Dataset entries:
++++++++++++++++++++
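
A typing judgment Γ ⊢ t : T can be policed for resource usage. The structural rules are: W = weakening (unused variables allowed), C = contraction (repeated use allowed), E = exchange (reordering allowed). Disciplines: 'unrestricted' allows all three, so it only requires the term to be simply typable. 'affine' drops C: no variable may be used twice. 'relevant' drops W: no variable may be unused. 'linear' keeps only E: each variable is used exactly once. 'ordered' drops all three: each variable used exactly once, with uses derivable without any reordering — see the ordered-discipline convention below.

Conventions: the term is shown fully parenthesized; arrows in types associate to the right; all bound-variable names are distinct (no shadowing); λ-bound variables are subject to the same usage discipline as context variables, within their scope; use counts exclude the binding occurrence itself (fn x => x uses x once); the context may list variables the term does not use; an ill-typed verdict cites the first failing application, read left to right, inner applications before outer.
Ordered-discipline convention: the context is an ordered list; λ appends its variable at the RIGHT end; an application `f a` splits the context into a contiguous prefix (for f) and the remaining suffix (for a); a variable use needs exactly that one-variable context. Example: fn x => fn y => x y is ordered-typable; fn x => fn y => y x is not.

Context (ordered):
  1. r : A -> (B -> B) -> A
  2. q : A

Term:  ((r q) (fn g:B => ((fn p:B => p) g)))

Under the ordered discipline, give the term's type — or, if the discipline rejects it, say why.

term : A
usage: r: 1×, q: 1×, g [bound]: 1×, p [bound]: 1×
order of uses: r, q, p, g
typing: well-typed — term : A
summary: ordered ✓ | linear ✓ | affine ✓ | relevant ✓ | unrestricted ✓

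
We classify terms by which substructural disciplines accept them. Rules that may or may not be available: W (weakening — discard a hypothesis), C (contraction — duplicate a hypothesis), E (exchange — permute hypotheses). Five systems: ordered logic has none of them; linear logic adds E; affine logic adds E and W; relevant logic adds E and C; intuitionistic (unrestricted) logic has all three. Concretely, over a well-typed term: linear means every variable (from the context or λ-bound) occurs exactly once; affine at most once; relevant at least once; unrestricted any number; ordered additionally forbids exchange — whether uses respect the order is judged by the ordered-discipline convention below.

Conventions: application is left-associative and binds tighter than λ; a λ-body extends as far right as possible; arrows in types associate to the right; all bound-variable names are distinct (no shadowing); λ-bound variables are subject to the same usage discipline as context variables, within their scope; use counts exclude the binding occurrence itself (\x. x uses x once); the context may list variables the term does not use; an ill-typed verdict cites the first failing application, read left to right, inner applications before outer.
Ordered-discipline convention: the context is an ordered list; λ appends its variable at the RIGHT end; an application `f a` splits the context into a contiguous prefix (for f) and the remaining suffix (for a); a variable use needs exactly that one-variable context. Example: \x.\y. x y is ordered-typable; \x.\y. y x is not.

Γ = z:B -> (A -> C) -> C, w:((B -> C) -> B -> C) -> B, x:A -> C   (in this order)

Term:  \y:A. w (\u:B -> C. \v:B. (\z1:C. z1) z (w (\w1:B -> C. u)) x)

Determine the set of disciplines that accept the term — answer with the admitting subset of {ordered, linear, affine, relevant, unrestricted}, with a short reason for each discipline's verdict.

admitted in: none
counts: z ×1; w ×2; x ×1; y [bound] ×0; u [bound] ×1; v [bound] ×0; z1 [bound] ×1; w1 [bound] ×0
uses in reading order: w, z1, z, w, u, x
typing: ill-typed: a function awaiting C gets B -> (A -> C) -> C
ordered ✗ (fails simple typing)
linear ✗ (a type mismatch blocks all five)
affine ✗ (the type mismatch rejects it)
relevant ✗ (not simply typable)
unrestricted ✗ (fails simple typing)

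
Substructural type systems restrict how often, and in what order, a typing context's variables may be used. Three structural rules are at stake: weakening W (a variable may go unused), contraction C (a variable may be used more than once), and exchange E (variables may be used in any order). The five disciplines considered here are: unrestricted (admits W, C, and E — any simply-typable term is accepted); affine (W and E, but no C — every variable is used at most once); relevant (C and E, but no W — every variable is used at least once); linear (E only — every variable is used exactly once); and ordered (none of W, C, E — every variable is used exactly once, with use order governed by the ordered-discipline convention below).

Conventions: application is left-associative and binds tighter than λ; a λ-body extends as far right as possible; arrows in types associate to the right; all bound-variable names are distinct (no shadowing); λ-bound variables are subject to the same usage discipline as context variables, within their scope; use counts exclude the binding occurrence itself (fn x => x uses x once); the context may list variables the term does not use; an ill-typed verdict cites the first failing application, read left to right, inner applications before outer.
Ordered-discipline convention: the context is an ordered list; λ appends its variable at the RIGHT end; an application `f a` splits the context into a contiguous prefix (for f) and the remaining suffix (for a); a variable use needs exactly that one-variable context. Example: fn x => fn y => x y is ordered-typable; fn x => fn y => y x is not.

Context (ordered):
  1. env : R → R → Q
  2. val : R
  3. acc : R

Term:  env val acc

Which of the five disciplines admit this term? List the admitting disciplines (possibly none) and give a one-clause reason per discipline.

admitting disciplines: ordered, linear, affine, relevant, unrestricted
use counts: env ×1; val ×1; acc ×1
uses in reading order: env, val, acc
typing: well-typed at Q
ordered: ✓, env, val, acc: once each, no exchange needed
linear: ✓, each of env, val, acc used exactly once
affine: ✓, none of env, val, acc used more than once
relevant: ✓, env, val, acc: all used, weakening unneeded
unrestricted: ✓, simply typable at Q; W, C, E all held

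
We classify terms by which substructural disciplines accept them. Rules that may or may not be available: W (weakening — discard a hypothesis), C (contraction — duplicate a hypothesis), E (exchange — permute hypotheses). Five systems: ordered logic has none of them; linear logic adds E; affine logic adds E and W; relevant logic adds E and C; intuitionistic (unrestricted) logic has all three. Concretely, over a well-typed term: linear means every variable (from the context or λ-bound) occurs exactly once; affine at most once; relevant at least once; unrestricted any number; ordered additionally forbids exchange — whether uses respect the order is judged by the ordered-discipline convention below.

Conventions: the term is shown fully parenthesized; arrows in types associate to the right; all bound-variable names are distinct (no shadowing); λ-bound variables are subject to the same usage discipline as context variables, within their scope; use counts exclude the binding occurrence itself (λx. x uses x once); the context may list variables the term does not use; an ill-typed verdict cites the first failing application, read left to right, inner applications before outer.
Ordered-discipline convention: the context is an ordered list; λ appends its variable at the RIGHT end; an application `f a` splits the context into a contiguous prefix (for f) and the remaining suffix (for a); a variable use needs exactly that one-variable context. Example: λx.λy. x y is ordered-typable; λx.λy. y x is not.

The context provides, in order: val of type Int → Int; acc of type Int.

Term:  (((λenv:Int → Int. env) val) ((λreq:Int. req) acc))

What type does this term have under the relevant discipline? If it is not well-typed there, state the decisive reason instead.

term : Int
counts: val: 1, acc: 1, env [bound]: 1, req [bound]: 1
order of uses: env, val, req, acc
typing: the term checks, with type Int
across the five disciplines: ordered ✓; linear ✓; affine ✓; relevant ✓; unrestricted ✓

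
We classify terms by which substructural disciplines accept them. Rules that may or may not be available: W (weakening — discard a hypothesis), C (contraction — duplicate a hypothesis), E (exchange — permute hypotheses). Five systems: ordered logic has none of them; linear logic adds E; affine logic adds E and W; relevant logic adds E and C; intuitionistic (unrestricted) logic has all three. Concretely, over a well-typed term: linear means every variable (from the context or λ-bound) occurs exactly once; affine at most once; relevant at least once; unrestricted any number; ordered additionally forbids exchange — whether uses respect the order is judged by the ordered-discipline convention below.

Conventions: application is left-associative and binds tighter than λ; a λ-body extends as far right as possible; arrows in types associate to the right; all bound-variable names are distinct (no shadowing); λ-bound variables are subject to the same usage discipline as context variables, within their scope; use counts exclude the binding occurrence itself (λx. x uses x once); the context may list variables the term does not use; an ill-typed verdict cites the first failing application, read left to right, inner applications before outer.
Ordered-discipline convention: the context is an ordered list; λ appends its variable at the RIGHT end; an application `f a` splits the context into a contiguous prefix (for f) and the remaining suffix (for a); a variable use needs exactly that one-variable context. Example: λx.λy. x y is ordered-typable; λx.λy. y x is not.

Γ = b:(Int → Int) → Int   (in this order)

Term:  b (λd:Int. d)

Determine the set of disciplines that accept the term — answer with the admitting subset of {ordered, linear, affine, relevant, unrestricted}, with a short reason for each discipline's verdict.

admitted in: ordered, linear, affine, relevant, unrestricted
variable uses: b: 1×, d (λ-bound): 1×
uses in reading order: b, d
typing: well-typed at Int
ordered: ✓, b, d once each; derivable with no W/C/E
linear: ✓, b, d: one use apiece
affine: ✓, at most one use each (b, d)
relevant: ✓, b, d: all used, weakening unneeded
unrestricted: ✓, simply typable at Int; W, C, E all held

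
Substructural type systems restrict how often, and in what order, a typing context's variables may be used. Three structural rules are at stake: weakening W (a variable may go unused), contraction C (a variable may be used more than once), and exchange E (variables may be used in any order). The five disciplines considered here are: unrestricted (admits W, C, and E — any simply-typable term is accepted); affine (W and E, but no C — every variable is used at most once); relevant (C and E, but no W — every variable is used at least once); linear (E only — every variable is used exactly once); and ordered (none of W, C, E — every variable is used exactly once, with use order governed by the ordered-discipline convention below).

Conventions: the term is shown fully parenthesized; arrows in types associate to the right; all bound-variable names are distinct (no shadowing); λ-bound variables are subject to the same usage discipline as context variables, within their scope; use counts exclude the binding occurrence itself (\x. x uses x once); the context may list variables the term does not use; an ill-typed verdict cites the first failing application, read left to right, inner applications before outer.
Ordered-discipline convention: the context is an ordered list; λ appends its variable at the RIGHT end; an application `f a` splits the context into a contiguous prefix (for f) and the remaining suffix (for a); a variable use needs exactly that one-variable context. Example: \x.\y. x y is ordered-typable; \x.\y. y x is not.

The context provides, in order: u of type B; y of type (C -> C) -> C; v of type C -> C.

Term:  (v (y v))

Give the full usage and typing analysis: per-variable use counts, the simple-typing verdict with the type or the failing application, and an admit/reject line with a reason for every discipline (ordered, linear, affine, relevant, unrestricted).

counts: u: 0, y: 1, v: 2
uses in reading order: v, y, v
typing: well-typed at C
ordered ✗ (uses contraction: v ×2; u left unused)
linear ✗ (uses contraction: v ×2; u left unused)
affine ✗ (uses contraction: v ×2)
relevant ✗ (u left unused)
unrestricted ✓ (simply typable at C; W, C, E all held)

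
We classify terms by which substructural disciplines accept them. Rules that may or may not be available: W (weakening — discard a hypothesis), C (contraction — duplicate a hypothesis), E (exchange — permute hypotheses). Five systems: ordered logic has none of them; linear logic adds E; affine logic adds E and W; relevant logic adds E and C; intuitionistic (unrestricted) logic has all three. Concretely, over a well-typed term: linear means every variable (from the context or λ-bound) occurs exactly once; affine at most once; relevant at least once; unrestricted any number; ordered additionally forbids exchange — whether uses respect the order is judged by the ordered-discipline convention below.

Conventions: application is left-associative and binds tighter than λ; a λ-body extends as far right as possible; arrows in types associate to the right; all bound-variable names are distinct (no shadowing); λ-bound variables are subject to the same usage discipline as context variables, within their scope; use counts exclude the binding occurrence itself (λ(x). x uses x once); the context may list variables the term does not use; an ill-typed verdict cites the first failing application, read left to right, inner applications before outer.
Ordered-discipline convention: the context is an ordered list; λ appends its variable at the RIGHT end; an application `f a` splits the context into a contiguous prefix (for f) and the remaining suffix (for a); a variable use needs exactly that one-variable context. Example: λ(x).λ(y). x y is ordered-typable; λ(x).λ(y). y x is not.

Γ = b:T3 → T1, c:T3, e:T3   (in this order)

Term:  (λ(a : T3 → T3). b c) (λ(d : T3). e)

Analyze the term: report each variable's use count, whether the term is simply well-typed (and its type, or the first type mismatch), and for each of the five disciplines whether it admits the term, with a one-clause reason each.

variable uses: b: 1; c: 1; e: 1; a (bound): 0; d (bound): 0
use order (left to right): b, c, e
typing: the term checks, with type T1
ordered: ✗, a, d never used (weakening)
linear: ✗, a, d never used (weakening)
affine: ✓, at most one use each (b, c, e, a, d)
relevant: ✗, a, d never used (weakening)
unrestricted: ✓, well-typed at T1; no restrictions here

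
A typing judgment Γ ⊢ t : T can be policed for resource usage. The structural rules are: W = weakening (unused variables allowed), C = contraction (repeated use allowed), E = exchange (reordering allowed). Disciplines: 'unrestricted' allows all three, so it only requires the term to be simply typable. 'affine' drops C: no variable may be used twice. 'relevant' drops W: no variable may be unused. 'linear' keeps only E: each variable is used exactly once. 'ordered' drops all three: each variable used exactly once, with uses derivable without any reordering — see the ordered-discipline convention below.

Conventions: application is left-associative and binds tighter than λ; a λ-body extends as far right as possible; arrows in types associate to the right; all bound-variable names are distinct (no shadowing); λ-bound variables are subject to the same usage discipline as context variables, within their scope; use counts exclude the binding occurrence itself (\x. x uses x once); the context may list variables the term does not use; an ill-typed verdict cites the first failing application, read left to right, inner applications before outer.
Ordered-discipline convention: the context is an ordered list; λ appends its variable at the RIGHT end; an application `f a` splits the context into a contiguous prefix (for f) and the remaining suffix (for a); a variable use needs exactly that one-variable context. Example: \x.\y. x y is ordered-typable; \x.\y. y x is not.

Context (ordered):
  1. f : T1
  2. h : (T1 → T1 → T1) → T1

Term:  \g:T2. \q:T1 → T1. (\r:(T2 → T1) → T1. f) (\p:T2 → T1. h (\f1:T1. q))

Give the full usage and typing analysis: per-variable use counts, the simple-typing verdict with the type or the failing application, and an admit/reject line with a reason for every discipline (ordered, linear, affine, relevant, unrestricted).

variable uses: f=1; h=1; g (λ-bound)=0; q (λ-bound)=1; r (λ-bound)=0; p (λ-bound)=0; f1 (λ-bound)=0
uses in reading order: f, h, q
typing: ✓ — T2 → (T1 → T1) → T1
ordered: ✗ — g, r, p, f1 left unused
linear: ✗ — g, r, p, f1 left unused
affine: ✓ — at most one use each (f, h, g, q, r, p, f1)
relevant: ✗ — g, r, p, f1 left unused
unrestricted: ✓ — type-checks (T2 → (T1 → T1) → T1) and nothing is barred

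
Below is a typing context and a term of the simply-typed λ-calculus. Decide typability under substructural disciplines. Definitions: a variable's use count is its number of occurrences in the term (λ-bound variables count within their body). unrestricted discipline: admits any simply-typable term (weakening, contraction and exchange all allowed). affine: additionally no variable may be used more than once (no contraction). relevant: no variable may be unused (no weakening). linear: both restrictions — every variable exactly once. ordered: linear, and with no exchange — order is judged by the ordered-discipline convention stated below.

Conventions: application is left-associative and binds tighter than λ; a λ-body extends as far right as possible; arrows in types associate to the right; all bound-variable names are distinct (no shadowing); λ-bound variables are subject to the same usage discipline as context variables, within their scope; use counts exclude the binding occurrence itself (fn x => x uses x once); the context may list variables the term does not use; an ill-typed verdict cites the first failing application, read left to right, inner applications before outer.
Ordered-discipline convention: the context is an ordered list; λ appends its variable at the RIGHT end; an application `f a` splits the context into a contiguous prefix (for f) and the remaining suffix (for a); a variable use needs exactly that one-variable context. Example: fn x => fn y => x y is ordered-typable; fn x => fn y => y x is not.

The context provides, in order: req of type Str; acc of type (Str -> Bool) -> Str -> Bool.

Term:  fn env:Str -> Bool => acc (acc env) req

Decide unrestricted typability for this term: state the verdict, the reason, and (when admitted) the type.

yes — simply typable at (Str -> Bool) -> Bool; W, C, E all held; term : (Str -> Bool) -> Bool
use counts: req ×1; acc ×2; env (λ-bound) ×1
uses in reading order: acc, acc, env, req
typing: well-typed at (Str -> Bool) -> Bool
across the five disciplines: ordered ✗, linear ✗, affine ✗, relevant ✓, unrestricted ✓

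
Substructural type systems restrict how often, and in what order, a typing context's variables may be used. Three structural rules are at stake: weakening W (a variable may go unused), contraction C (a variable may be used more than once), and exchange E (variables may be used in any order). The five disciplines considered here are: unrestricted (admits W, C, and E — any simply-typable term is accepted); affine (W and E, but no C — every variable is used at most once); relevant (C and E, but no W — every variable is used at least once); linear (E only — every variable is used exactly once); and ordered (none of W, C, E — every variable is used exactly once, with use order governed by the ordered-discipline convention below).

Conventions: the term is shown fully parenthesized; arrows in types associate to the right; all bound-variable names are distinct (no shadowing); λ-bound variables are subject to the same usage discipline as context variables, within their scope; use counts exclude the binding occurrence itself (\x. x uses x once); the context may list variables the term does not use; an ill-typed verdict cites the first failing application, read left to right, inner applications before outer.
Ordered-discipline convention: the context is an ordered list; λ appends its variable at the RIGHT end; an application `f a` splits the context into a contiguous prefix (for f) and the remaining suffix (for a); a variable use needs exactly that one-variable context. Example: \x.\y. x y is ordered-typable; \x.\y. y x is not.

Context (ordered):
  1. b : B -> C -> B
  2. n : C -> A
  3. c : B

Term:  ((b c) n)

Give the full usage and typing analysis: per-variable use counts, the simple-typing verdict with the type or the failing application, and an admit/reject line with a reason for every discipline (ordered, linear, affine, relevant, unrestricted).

usage: b ×1; n ×1; c ×1
uses in reading order: b, c, n
typing: ill-typed: an argument C -> A mismatches the expected C
ordered: ✗ — not simply typable
linear: ✗ — fails simple typing
affine: ✗ — a type mismatch blocks all five
relevant: ✗ — the type mismatch rejects it
unrestricted: ✗ — not simply typable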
++++++++++++++++++++
--- What is required ---
Give only the number of lines in the data that hold the string "provides".

--- Output ---
3